[[ Supplied material open ]]

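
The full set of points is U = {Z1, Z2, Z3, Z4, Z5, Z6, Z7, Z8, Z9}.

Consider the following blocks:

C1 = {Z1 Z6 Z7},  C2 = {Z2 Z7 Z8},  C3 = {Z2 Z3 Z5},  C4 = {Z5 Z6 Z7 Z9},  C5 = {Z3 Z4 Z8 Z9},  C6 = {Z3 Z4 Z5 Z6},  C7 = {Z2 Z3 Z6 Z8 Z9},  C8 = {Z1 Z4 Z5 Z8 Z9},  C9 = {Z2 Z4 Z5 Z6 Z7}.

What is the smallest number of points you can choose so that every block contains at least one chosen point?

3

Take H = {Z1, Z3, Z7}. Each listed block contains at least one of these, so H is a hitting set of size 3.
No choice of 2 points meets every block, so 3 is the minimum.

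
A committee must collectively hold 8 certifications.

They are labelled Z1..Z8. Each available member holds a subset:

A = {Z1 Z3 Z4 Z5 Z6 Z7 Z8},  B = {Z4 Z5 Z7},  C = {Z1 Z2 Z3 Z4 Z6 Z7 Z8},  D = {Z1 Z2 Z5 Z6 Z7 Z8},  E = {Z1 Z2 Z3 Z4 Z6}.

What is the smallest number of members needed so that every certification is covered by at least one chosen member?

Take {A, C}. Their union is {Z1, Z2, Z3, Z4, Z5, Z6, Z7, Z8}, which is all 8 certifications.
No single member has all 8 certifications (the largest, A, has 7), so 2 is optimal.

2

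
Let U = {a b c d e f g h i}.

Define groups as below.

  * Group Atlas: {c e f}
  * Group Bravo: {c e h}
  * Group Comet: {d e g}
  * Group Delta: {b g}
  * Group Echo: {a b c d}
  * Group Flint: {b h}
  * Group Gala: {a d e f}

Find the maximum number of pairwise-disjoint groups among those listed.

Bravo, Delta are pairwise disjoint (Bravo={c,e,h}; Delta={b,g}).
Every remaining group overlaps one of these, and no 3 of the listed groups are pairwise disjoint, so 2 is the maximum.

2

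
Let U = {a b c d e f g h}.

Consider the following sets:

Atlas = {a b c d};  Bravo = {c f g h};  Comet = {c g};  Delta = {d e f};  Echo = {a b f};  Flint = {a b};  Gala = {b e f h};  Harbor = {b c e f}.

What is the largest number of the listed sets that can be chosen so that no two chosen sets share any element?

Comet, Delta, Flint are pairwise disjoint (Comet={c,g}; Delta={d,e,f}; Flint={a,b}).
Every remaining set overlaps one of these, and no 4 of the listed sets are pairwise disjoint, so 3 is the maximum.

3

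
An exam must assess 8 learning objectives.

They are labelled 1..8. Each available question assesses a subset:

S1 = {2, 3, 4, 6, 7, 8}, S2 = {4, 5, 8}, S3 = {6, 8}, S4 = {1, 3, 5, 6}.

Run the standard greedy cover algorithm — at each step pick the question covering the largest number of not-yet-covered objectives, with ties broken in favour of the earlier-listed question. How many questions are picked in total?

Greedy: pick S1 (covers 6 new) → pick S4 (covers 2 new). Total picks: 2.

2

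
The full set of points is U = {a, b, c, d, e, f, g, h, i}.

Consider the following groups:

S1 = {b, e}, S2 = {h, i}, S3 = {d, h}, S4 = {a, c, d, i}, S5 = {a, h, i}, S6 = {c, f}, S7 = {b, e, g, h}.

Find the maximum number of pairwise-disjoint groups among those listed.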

[[ Supplied material closed ]]

What is expected -> Given the listing above, print all of it word for word.

Output ->
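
The full set of points is U = {Z1, Z2, Z3, Z4, Z5, Z6, Z7, Z8, Z9}.

Consider the following blocks:

C1 = {Z1 Z6 Z7},  C2 = {Z2 Z7 Z8},  C3 = {Z2 Z3 Z5},  C4 = {Z5 Z6 Z7 Z9},  C5 = {Z3 Z4 Z8 Z9},  C6 = {Z3 Z4 Z5 Z6},  C7 = {Z2 Z3 Z6 Z8 Z9},  C8 = {Z1 Z4 Z5 Z8 Z9},  C9 = {Z2 Z4 Z5 Z6 Z7}.

What is the smallest number of points you can choose so that every block contains at least one chosen point?

3

Take H = {Z1, Z3, Z7}. Each listed block contains at least one of these, so H is a hitting set of size 3.
No choice of 2 points meets every block, so 3 is the minimum.

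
A committee must collectively hold 8 certifications.

They are labelled Z1..Z8. Each available member holds a subset:

A = {Z1 Z3 Z4 Z5 Z6 Z7 Z8},  B = {Z4 Z5 Z7},  C = {Z1 Z2 Z3 Z4 Z6 Z7 Z8},  D = {Z1 Z2 Z5 Z6 Z7 Z8},  E = {Z1 Z2 Z3 Z4 Z6}.

What is the smallest number of members needed so that every certification is covered by at least one chosen member?

Take {A, C}. Their union is {Z1, Z2, Z3, Z4, Z5, Z6, Z7, Z8}, which is all 8 certifications.
No single member has all 8 certifications (the largest, A, has 7), so 2 is optimal.

2

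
Let U = {a b c d e f g h i}.

Define groups as below.

  * Group Atlas: {c e f}
  * Group Bravo: {c e h}
  * Group Comet: {d e g}
  * Group Delta: {b g}
  * Group Echo: {a b c d}
  * Group Flint: {b h}
  * Group Gala: {a d e f}

Find the maximum number of pairwise-disjoint groups among those listed.

Bravo, Delta are pairwise disjoint (Bravo={c,e,h}; Delta={b,g}).
Every remaining group overlaps one of these, and no 3 of the listed groups are pairwise disjoint, so 2 is the maximum.

2

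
Let U = {a b c d e f g h}.

Consider the following sets:

Atlas = {a b c d};  Bravo = {c f g h};  Comet = {c g};  Delta = {d e f};  Echo = {a b f};  Flint = {a b};  Gala = {b e f h};  Harbor = {b c e f}.

What is the largest number of the listed sets that can be chosen so that no two chosen sets share any element?

Comet, Delta, Flint are pairwise disjoint (Comet={c,g}; Delta={d,e,f}; Flint={a,b}).
Every remaining set overlaps one of these, and no 4 of the listed sets are pairwise disjoint, so 3 is the maximum.

3

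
An exam must assess 8 learning objectives.

They are labelled 1..8. Each available question assesses a subset:

S1 = {2, 3, 4, 6, 7, 8}, S2 = {4, 5, 8}, S3 = {6, 8}, S4 = {1, 3, 5, 6}.

Run the standard greedy cover algorithm — at each step pick the question covering the largest number of not-yet-covered objectives, with ties broken in favour of the earlier-listed question. How many questions are picked in total?

Greedy: pick S1 (covers 6 new) → pick S4 (covers 2 new). Total picks: 2.

2

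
The full set of points is U = {a, b, c, d, e, f, g, h, i}.

Consider the following groups:

S1 = {b, e}, S2 = {h, i}, S3 = {d, h}, S4 = {a, c, d, i}, S5 = {a, h, i}, S6 = {c, f}, S7 = {b, e, g, h}.

Find the maximum number of pairwise-disjoint groups among those listed.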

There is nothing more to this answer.